Exercise goal — Scan the records for the string "monitoring", then copy each line that has it.
+ + + + +
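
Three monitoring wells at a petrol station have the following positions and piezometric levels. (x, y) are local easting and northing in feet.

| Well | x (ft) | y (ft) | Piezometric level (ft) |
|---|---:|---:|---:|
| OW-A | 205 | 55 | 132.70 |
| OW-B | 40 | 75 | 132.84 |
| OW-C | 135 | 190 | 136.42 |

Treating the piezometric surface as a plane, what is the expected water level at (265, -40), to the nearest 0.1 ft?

Differences from OW-A: to OW-B (Δx, Δy, Δh) = (-165, 20, +0.14); to OW-C = (-70, 135, +3.72).
Solve a·Δx + b·Δy = Δh: det = (-165)·135 − (-70)·20 = -20875.
∂h/∂x = [(+0.14)·135 − (+3.72)·20] / -20875 = +0.002659
∂h/∂y = [(-165)·(+3.72) − (-70)·(+0.14)] / -20875 = +0.02893
h(265, -40) = 132.70 + (+0.002659)·(60) + (+0.02893)·(-95) = 132.70 +0.160 -2.749 = 130.111 ft.

130.1 ft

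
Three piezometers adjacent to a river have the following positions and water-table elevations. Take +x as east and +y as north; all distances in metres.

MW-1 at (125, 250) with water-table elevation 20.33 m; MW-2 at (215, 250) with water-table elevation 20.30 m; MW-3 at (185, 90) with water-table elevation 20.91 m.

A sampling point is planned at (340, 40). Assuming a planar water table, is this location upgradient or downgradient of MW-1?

With h = a·x + b·y + c and MW-1 as origin, the differences give:
  90·a + 0·b = -0.03
  60·a + (-160)·b = +0.58
Eliminate b (×(-160) and ×0, subtract): -14400·a = 4.800 → a = ∂h/∂x = -0.0003333
Back-substitute: b = ∂h/∂y = -0.003750.
Head at (340, 40) = 20.33 + (-0.0003333)·(215) + (-0.003750)·(-210) = 21.05 m.
That is higher than the 20.33 m at MW-1, so the point is upgradient.

upgradient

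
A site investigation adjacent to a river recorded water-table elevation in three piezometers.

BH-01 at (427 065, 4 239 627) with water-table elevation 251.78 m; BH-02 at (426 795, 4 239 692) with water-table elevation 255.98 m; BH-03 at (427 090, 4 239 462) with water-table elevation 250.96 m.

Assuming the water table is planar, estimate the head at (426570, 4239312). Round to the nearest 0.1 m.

With h = a·x + b·y + c and BH-01 as origin, the differences give:
  (-270)·a + 65·b = +4.20
  25·a + (-165)·b = -0.82
Eliminate b (×(-165) and ×65, subtract): 42925·a = -639.700 → a = ∂h/∂x = -0.01490
Back-substitute: b = ∂h/∂y = +0.002712.
h(426570, 4239312) = 251.78 + (-0.01490)·(-495) + (+0.002712)·(-315) = 251.78 +7.377 -0.854 = 258.303 m.

258.3 m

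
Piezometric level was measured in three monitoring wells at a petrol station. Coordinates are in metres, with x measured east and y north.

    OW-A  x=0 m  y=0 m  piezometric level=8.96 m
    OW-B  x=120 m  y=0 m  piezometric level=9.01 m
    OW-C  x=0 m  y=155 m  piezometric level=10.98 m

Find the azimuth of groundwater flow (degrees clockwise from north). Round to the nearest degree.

182°

∂h/∂x = (9.01 − 8.96) / (120 − 0) = +0.0004167
∂h/∂y = (10.98 − 8.96) / (155 − 0) = +0.01303
Flow direction (−∇h) has components (-0.0004167 E, -0.01303 N).
Azimuth = atan2(E, N) = atan2(-0.0004167, -0.01303) = 181.8° ≈ 182°.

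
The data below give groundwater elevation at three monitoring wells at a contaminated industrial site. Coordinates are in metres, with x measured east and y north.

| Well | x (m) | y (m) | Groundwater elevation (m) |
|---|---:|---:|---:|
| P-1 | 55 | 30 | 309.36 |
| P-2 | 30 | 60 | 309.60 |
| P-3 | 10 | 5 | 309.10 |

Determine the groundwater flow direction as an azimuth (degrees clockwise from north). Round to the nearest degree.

With h = a·x + b·y + c and P-1 as origin, the differences give:
  (-25)·a + 30·b = +0.24
  (-45)·a + (-25)·b = -0.26
Eliminate b (×(-25) and ×30, subtract): 1975·a = 1.800 → a = ∂h/∂x = +0.0009114
Back-substitute: b = ∂h/∂y = +0.008759.
Flow direction (−∇h) has components (-0.0009114 E, -0.008759 N).
Azimuth = atan2(E, N) = atan2(-0.0009114, -0.008759) = 185.9° ≈ 186°.

186°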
+ + + + +
Task result —
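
Three monitoring wells at a petrol station have the following positions and piezometric levels. (x, y) are local easting and northing in feet.
Piezometric level was measured in three monitoring wells at a petrol station. Coordinates are in metres, with x measured east and y north.
The data below give groundwater elevation at three monitoring wells at a contaminated industrial site. Coordinates are in metres, with x measured east and y north.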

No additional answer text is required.